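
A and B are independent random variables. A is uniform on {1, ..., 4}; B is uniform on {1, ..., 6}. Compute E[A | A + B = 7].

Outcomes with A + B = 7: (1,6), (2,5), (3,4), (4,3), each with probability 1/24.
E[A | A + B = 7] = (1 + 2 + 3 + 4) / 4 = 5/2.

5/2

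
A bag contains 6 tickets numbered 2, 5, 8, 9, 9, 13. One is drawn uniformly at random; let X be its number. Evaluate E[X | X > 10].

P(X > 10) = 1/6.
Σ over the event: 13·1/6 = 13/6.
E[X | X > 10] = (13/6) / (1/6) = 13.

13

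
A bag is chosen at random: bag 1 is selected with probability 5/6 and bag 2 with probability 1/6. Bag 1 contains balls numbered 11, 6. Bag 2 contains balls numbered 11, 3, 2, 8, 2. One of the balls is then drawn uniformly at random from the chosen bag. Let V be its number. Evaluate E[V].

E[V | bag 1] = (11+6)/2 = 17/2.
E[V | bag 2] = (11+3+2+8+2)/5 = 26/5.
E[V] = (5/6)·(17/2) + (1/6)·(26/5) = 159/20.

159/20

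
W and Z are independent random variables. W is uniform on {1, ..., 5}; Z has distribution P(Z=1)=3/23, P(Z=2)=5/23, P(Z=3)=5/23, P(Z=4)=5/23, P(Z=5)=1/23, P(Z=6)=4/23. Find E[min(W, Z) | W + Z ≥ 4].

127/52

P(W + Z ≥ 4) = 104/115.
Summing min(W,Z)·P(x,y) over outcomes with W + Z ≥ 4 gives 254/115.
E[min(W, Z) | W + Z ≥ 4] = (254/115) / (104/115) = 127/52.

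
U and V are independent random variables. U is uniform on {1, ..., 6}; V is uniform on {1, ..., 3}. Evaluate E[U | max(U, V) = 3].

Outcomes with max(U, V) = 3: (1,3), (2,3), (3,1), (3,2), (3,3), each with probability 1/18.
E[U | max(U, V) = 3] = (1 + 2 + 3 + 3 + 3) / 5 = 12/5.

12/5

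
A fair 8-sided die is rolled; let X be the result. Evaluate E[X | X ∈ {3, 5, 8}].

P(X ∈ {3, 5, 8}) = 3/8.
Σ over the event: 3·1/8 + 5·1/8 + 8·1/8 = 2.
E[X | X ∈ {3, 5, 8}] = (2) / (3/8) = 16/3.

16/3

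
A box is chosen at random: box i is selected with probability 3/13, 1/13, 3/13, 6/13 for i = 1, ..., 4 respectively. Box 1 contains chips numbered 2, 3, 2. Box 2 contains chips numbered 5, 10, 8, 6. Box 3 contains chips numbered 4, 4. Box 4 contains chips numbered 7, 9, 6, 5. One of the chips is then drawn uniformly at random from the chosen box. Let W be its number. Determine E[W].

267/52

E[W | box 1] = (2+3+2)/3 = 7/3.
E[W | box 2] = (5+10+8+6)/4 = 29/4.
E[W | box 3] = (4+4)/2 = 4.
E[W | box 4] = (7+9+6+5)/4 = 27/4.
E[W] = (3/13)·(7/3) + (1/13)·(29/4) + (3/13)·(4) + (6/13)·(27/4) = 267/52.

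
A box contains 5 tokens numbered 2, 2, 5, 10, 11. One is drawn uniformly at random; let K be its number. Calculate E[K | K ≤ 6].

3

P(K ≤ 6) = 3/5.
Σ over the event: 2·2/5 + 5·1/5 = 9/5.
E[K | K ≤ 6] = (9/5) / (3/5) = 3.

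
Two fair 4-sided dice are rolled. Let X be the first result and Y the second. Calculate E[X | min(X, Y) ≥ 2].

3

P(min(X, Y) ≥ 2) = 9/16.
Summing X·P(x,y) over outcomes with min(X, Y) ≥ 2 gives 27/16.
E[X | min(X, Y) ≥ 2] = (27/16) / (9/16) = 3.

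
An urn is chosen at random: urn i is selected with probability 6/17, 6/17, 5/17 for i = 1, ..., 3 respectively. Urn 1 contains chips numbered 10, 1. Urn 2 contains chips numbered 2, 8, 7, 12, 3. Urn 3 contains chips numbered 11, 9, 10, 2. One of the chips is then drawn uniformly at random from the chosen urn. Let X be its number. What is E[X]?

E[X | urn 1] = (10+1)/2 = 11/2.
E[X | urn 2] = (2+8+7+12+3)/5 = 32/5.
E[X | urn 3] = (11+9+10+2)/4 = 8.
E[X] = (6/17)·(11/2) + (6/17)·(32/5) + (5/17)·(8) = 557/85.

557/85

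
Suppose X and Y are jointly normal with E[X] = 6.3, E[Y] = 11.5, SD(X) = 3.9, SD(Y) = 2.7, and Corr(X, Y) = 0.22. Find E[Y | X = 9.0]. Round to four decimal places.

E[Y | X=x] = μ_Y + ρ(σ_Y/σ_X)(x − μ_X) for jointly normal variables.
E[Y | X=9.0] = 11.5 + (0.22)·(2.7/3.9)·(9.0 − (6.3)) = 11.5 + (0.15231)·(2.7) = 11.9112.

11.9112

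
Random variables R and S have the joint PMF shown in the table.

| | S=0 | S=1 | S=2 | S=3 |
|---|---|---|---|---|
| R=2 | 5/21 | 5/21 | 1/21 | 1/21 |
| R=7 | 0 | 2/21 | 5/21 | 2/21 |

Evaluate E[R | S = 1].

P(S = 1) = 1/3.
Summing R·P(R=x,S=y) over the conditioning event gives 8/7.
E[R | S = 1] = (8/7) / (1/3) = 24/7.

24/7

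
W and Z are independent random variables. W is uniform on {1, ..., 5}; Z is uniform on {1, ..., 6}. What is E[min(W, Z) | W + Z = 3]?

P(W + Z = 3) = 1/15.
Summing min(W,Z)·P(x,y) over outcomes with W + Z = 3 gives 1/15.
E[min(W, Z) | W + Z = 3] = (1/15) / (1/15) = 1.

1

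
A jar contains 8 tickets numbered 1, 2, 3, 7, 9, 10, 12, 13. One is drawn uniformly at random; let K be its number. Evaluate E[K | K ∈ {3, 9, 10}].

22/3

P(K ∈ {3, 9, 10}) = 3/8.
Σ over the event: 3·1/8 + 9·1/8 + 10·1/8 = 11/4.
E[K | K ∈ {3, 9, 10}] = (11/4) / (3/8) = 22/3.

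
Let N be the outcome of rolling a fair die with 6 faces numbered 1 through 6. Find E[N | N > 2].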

About this task —
The whole of the data above must be given again, unaltered and complete.

Task output —
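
A and B are independent random variables. A is uniform on {1, ..., 4}; B is uniform on {1, ..., 6}. Compute E[A | A + B = 7].

Outcomes with A + B = 7: (1,6), (2,5), (3,4), (4,3), each with probability 1/24.
E[A | A + B = 7] = (1 + 2 + 3 + 4) / 4 = 5/2.

5/2

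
A bag contains 6 tickets numbered 2, 5, 8, 9, 9, 13. One is drawn uniformly at random; let X be its number. Evaluate E[X | X > 10].

P(X > 10) = 1/6.
Σ over the event: 13·1/6 = 13/6.
E[X | X > 10] = (13/6) / (1/6) = 13.

13

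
A bag is chosen at random: bag 1 is selected with probability 5/6 and bag 2 with probability 1/6. Bag 1 contains balls numbered 11, 6. Bag 2 contains balls numbered 11, 3, 2, 8, 2. One of the balls is then drawn uniformly at random from the chosen bag. Let V be its number. Evaluate E[V].

E[V | bag 1] = (11+6)/2 = 17/2.
E[V | bag 2] = (11+3+2+8+2)/5 = 26/5.
E[V] = (5/6)·(17/2) + (1/6)·(26/5) = 159/20.

159/20

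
W and Z are independent random variables. W is uniform on {1, ..., 5}; Z has distribution P(Z=1)=3/23, P(Z=2)=5/23, P(Z=3)=5/23, P(Z=4)=5/23, P(Z=5)=1/23, P(Z=6)=4/23. Find E[min(W, Z) | W + Z ≥ 4].

127/52

P(W + Z ≥ 4) = 104/115.
Summing min(W,Z)·P(x,y) over outcomes with W + Z ≥ 4 gives 254/115.
E[min(W, Z) | W + Z ≥ 4] = (254/115) / (104/115) = 127/52.

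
U and V are independent random variables. U is uniform on {1, ..., 6}; V is uniform on {1, ..., 3}. Evaluate E[U | max(U, V) = 3].

Outcomes with max(U, V) = 3: (1,3), (2,3), (3,1), (3,2), (3,3), each with probability 1/18.
E[U | max(U, V) = 3] = (1 + 2 + 3 + 3 + 3) / 5 = 12/5.

12/5

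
A fair 8-sided die is rolled; let X be the result. Evaluate E[X | X ∈ {3, 5, 8}].

P(X ∈ {3, 5, 8}) = 3/8.
Σ over the event: 3·1/8 + 5·1/8 + 8·1/8 = 2.
E[X | X ∈ {3, 5, 8}] = (2) / (3/8) = 16/3.

16/3

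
A box is chosen at random: box i is selected with probability 3/13, 1/13, 3/13, 6/13 for i = 1, ..., 4 respectively. Box 1 contains chips numbered 2, 3, 2. Box 2 contains chips numbered 5, 10, 8, 6. Box 3 contains chips numbered 4, 4. Box 4 contains chips numbered 7, 9, 6, 5. One of the chips is then drawn uniformly at random from the chosen box. Let W be its number. Determine E[W].

267/52

E[W | box 1] = (2+3+2)/3 = 7/3.
E[W | box 2] = (5+10+8+6)/4 = 29/4.
E[W | box 3] = (4+4)/2 = 4.
E[W | box 4] = (7+9+6+5)/4 = 27/4.
E[W] = (3/13)·(7/3) + (1/13)·(29/4) + (3/13)·(4) + (6/13)·(27/4) = 267/52.

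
A box contains 5 tokens numbered 2, 2, 5, 10, 11. One is drawn uniformly at random; let K be its number. Calculate E[K | K ≤ 6].

3

P(K ≤ 6) = 3/5.
Σ over the event: 2·2/5 + 5·1/5 = 9/5.
E[K | K ≤ 6] = (9/5) / (3/5) = 3.

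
Two fair 4-sided dice are rolled. Let X be the first result and Y the second. Calculate E[X | min(X, Y) ≥ 2].

3

P(min(X, Y) ≥ 2) = 9/16.
Summing X·P(x,y) over outcomes with min(X, Y) ≥ 2 gives 27/16.
E[X | min(X, Y) ≥ 2] = (27/16) / (9/16) = 3.

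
An urn is chosen at random: urn i is selected with probability 6/17, 6/17, 5/17 for i = 1, ..., 3 respectively. Urn 1 contains chips numbered 10, 1. Urn 2 contains chips numbered 2, 8, 7, 12, 3. Urn 3 contains chips numbered 11, 9, 10, 2. One of the chips is then drawn uniformly at random from the chosen urn. Let X be its number. What is E[X]?

E[X | urn 1] = (10+1)/2 = 11/2.
E[X | urn 2] = (2+8+7+12+3)/5 = 32/5.
E[X | urn 3] = (11+9+10+2)/4 = 8.
E[X] = (6/17)·(11/2) + (6/17)·(32/5) + (5/17)·(8) = 557/85.

557/85

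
Suppose X and Y are jointly normal with E[X] = 6.3, E[Y] = 11.5, SD(X) = 3.9, SD(Y) = 2.7, and Corr(X, Y) = 0.22. Find E[Y | X = 9.0]. Round to four decimal places.

E[Y | X=x] = μ_Y + ρ(σ_Y/σ_X)(x − μ_X) for jointly normal variables.
E[Y | X=9.0] = 11.5 + (0.22)·(2.7/3.9)·(9.0 − (6.3)) = 11.5 + (0.15231)·(2.7) = 11.9112.

11.9112

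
Random variables R and S have the joint PMF shown in the table.

| | S=0 | S=1 | S=2 | S=3 |
|---|---|---|---|---|
| R=2 | 5/21 | 5/21 | 1/21 | 1/21 |
| R=7 | 0 | 2/21 | 5/21 | 2/21 |

Evaluate E[R | S = 1].

P(S = 1) = 1/3.
Summing R·P(R=x,S=y) over the conditioning event gives 8/7.
E[R | S = 1] = (8/7) / (1/3) = 24/7.

24/7

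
W and Z are independent random variables. W is uniform on {1, ..., 5}; Z is uniform on {1, ..., 6}. What is E[min(W, Z) | W + Z = 3]?

P(W + Z = 3) = 1/15.
Summing min(W,Z)·P(x,y) over outcomes with W + Z = 3 gives 1/15.
E[min(W, Z) | W + Z = 3] = (1/15) / (1/15) = 1.

1

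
A jar contains 8 tickets numbered 1, 2, 3, 7, 9, 10, 12, 13. One is drawn uniformly at random; let K be its number. Evaluate E[K | K ∈ {3, 9, 10}].

22/3

P(K ∈ {3, 9, 10}) = 3/8.
Σ over the event: 3·1/8 + 9·1/8 + 10·1/8 = 11/4.
E[K | K ∈ {3, 9, 10}] = (11/4) / (3/8) = 22/3.

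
Let N be the outcome of rolling a fair die with 6 faces numbered 1 through 6. Find E[N | N > 2].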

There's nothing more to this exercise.